*Your task*:
Down to the last character, transcribe every record.

*Extracted information*:
---+---

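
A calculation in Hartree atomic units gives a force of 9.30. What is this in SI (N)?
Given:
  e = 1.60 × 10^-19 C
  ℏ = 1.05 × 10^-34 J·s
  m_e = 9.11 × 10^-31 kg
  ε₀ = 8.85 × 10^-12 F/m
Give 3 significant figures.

7.75 × 10^-7 N

One atomic unit of force: F_au = E_h/a₀ = m_e²e⁶/((4πε₀)³ℏ⁴) = 8.33 × 10^-8 N.
9.30 × 8.33 × 10^-8 N = 7.75 × 10^-7 N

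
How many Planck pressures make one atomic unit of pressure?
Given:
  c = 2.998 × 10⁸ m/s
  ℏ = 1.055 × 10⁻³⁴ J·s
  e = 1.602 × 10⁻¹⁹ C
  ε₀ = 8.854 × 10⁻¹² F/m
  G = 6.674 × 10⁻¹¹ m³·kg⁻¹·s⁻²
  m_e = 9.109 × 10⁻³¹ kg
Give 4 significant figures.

6.323 × 10⁻¹⁰¹

atomic unit of pressure: P_au = E_h/a₀³ = m_e⁴e¹⁰/((4πε₀)⁵ℏ⁸) = 2.929 × 10¹³ Pa
Planck pressure: p_P = c⁷/(ℏG²) = 4.632 × 10¹¹³ Pa
ratio = 2.929 × 10¹³ / 4.632 × 10¹¹³ = 6.323 × 10⁻¹⁰¹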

---+---

*Solution to this problem*:
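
A calculation in Hartree atomic units gives a force of 9.30. What is this in SI (N)?
Given:
  e = 1.60 × 10^-19 C
  ℏ = 1.05 × 10^-34 J·s
  m_e = 9.11 × 10^-31 kg
  ε₀ = 8.85 × 10^-12 F/m
Give 3 significant figures.

7.75 × 10^-7 N

One atomic unit of force: F_au = E_h/a₀ = m_e²e⁶/((4πε₀)³ℏ⁴) = 8.33 × 10^-8 N.
9.30 × 8.33 × 10^-8 N = 7.75 × 10^-7 N

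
How many Planck pressures make one atomic unit of pressure?
Given:
  c = 2.998 × 10⁸ m/s
  ℏ = 1.055 × 10⁻³⁴ J·s
  e = 1.602 × 10⁻¹⁹ C
  ε₀ = 8.854 × 10⁻¹² F/m
  G = 6.674 × 10⁻¹¹ m³·kg⁻¹·s⁻²
  m_e = 9.109 × 10⁻³¹ kg
Give 4 significant figures.

6.323 × 10⁻¹⁰¹

atomic unit of pressure: P_au = E_h/a₀³ = m_e⁴e¹⁰/((4πε₀)⁵ℏ⁸) = 2.929 × 10¹³ Pa
Planck pressure: p_P = c⁷/(ℏG²) = 4.632 × 10¹¹³ Pa
ratio = 2.929 × 10¹³ / 4.632 × 10¹¹³ = 6.323 × 10⁻¹⁰¹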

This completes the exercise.